Return the entries in full, exactly as written.

---------------

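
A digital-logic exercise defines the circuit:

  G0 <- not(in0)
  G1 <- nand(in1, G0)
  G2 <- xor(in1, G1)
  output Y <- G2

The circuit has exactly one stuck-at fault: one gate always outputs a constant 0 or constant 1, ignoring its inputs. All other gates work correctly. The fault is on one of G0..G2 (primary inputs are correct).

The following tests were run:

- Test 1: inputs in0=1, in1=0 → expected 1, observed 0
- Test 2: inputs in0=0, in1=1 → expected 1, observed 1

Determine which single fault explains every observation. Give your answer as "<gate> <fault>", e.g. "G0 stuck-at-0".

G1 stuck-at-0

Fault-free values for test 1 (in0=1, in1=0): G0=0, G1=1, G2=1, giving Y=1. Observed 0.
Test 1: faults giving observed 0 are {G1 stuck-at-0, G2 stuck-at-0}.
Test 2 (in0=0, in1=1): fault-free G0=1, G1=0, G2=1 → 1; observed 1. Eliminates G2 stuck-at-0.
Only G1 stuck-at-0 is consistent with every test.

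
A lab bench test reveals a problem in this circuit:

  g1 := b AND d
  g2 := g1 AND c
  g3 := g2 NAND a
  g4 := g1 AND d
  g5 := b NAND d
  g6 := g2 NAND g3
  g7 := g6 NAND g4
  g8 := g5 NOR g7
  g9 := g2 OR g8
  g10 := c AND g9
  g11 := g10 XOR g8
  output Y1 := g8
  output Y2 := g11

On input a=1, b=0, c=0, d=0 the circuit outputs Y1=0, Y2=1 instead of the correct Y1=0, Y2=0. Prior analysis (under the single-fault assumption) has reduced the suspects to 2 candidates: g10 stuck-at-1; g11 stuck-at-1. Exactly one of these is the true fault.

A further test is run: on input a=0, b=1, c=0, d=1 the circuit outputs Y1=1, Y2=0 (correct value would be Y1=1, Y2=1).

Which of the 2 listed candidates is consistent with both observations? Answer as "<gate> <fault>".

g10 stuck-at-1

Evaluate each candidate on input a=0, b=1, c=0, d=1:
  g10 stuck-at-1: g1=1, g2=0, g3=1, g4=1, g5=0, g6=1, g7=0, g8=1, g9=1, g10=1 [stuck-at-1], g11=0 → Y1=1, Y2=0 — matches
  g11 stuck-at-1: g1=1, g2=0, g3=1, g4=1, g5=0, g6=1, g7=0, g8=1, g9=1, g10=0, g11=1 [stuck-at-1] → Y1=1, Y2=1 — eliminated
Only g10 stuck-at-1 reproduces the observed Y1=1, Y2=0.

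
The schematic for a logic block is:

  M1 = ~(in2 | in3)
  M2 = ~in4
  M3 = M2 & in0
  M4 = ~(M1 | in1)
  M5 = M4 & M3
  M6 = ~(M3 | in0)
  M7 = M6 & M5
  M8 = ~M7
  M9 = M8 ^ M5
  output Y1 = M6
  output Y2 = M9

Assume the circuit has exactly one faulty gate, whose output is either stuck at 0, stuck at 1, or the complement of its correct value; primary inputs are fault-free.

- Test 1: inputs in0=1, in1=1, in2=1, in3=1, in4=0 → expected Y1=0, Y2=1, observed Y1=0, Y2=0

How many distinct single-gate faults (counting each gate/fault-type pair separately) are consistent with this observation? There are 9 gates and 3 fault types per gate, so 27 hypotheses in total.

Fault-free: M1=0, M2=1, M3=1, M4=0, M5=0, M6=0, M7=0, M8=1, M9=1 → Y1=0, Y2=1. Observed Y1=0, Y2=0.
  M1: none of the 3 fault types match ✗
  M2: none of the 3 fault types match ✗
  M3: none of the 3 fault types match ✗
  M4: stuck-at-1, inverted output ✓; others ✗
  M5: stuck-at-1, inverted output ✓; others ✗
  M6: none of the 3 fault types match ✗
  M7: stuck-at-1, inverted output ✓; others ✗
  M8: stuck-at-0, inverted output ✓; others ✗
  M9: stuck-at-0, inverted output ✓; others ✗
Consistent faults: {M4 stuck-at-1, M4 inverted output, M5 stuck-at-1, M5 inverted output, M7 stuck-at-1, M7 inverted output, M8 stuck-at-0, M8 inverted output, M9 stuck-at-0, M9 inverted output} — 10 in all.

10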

---------------

▶ **WRITTEN ANSWER**
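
A digital-logic exercise defines the circuit:

  G0 <- not(in0)
  G1 <- nand(in1, G0)
  G2 <- xor(in1, G1)
  output Y <- G2

The circuit has exactly one stuck-at fault: one gate always outputs a constant 0 or constant 1, ignoring its inputs. All other gates work correctly. The fault is on one of G0..G2 (primary inputs are correct).

The following tests were run:

- Test 1: inputs in0=1, in1=0 → expected 1, observed 0
- Test 2: inputs in0=0, in1=1 → expected 1, observed 1

Determine which single fault explains every observation. Give your answer as "<gate> <fault>", e.g. "G0 stuck-at-0".

G1 stuck-at-0

Fault-free values for test 1 (in0=1, in1=0): G0=0, G1=1, G2=1, giving Y=1. Observed 0.
Test 1: faults giving observed 0 are {G1 stuck-at-0, G2 stuck-at-0}.
Test 2 (in0=0, in1=1): fault-free G0=1, G1=0, G2=1 → 1; observed 1. Eliminates G2 stuck-at-0.
Only G1 stuck-at-0 is consistent with every test.

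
A lab bench test reveals a problem in this circuit:

  g1 := b AND d
  g2 := g1 AND c
  g3 := g2 NAND a
  g4 := g1 AND d
  g5 := b NAND d
  g6 := g2 NAND g3
  g7 := g6 NAND g4
  g8 := g5 NOR g7
  g9 := g2 OR g8
  g10 := c AND g9
  g11 := g10 XOR g8
  output Y1 := g8
  output Y2 := g11

On input a=1, b=0, c=0, d=0 the circuit outputs Y1=0, Y2=1 instead of the correct Y1=0, Y2=0. Prior analysis (under the single-fault assumption) has reduced the suspects to 2 candidates: g10 stuck-at-1; g11 stuck-at-1. Exactly one of these is the true fault.

A further test is run: on input a=0, b=1, c=0, d=1 the circuit outputs Y1=1, Y2=0 (correct value would be Y1=1, Y2=1).

Which of the 2 listed candidates is consistent with both observations? Answer as "<gate> <fault>".

g10 stuck-at-1

Evaluate each candidate on input a=0, b=1, c=0, d=1:
  g10 stuck-at-1: g1=1, g2=0, g3=1, g4=1, g5=0, g6=1, g7=0, g8=1, g9=1, g10=1 [stuck-at-1], g11=0 → Y1=1, Y2=0 — matches
  g11 stuck-at-1: g1=1, g2=0, g3=1, g4=1, g5=0, g6=1, g7=0, g8=1, g9=1, g10=0, g11=1 [stuck-at-1] → Y1=1, Y2=1 — eliminated
Only g10 stuck-at-1 reproduces the observed Y1=1, Y2=0.

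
The schematic for a logic block is:

  M1 = ~(in2 | in3)
  M2 = ~in4
  M3 = M2 & in0
  M4 = ~(M1 | in1)
  M5 = M4 & M3
  M6 = ~(M3 | in0)
  M7 = M6 & M5
  M8 = ~M7
  M9 = M8 ^ M5
  output Y1 = M6
  output Y2 = M9

Assume the circuit has exactly one faulty gate, whose output is either stuck at 0, stuck at 1, or the complement of its correct value; primary inputs are fault-free.

- Test 1: inputs in0=1, in1=1, in2=1, in3=1, in4=0 → expected Y1=0, Y2=1, observed Y1=0, Y2=0

How many distinct single-gate faults (counting each gate/fault-type pair separately) are consistent with this observation? There are 9 gates and 3 fault types per gate, so 27 hypotheses in total.

Fault-free: M1=0, M2=1, M3=1, M4=0, M5=0, M6=0, M7=0, M8=1, M9=1 → Y1=0, Y2=1. Observed Y1=0, Y2=0.
  M1: none of the 3 fault types match ✗
  M2: none of the 3 fault types match ✗
  M3: none of the 3 fault types match ✗
  M4: stuck-at-1, inverted output ✓; others ✗
  M5: stuck-at-1, inverted output ✓; others ✗
  M6: none of the 3 fault types match ✗
  M7: stuck-at-1, inverted output ✓; others ✗
  M8: stuck-at-0, inverted output ✓; others ✗
  M9: stuck-at-0, inverted output ✓; others ✗
Consistent faults: {M4 stuck-at-1, M4 inverted output, M5 stuck-at-1, M5 inverted output, M7 stuck-at-1, M7 inverted output, M8 stuck-at-0, M8 inverted output, M9 stuck-at-0, M9 inverted output} — 10 in all.

10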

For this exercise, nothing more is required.